_WORK ITEM:_ Set down exactly the lines in the records below that run from the line with "69*36*92*41 = 9369648" to the line with "trace([[-4, 0], [-3, -6]])=-10", inclusive, and nothing more.

_RECORDS FOR PROCESSING:_
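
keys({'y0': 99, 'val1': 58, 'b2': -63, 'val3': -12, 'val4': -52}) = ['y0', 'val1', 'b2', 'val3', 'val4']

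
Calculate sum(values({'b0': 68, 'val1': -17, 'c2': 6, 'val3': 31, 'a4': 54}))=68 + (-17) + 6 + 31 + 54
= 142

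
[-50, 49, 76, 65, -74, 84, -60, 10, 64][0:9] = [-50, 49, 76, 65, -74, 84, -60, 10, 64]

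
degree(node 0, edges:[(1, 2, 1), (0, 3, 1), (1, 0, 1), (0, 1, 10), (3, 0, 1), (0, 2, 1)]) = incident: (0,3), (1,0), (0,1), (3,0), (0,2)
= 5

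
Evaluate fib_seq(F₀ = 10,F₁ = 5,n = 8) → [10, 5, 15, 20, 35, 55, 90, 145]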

--

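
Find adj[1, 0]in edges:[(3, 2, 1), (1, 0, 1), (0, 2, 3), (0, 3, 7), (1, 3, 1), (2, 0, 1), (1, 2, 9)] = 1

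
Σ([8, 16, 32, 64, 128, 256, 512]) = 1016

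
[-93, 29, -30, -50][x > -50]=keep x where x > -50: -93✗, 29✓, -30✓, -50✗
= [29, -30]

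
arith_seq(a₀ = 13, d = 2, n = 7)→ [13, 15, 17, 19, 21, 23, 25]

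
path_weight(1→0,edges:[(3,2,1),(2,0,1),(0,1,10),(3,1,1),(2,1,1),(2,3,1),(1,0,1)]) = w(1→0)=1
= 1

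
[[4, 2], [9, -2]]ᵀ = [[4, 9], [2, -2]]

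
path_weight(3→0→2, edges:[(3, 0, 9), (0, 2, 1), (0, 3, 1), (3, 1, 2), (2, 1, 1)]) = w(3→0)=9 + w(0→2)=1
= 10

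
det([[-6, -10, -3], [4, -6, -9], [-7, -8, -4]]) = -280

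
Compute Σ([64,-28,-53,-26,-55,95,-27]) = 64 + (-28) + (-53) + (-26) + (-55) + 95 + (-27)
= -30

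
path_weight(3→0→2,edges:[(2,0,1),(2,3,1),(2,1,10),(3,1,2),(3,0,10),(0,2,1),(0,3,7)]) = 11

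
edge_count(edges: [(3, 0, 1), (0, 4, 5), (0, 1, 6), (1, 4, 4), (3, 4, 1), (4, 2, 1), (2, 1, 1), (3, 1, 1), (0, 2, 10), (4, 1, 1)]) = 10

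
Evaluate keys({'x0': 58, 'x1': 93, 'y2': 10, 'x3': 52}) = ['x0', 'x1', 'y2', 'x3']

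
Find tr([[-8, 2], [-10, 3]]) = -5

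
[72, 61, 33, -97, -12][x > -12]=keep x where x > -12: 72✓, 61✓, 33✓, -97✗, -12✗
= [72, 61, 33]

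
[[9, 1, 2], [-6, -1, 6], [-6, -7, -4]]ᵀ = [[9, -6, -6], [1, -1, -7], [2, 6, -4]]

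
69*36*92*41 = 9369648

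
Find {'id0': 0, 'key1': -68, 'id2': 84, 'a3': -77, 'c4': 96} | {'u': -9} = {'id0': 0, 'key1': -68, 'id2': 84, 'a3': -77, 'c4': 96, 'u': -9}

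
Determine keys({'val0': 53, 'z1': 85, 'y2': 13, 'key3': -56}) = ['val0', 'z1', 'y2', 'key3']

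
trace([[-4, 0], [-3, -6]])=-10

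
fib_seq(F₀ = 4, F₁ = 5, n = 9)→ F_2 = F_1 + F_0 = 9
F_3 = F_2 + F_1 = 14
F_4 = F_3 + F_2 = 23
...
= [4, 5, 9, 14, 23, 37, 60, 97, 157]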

_YOUR SOLUTION:_
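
69*36*92*41 = 9369648

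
Find {'id0': 0, 'key1': -68, 'id2': 84, 'a3': -77, 'c4': 96} | {'u': -9} = {'id0': 0, 'key1': -68, 'id2': 84, 'a3': -77, 'c4': 96, 'u': -9}

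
Determine keys({'val0': 53, 'z1': 85, 'y2': 13, 'key3': -56}) = ['val0', 'z1', 'y2', 'key3']

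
trace([[-4, 0], [-3, -6]])=-10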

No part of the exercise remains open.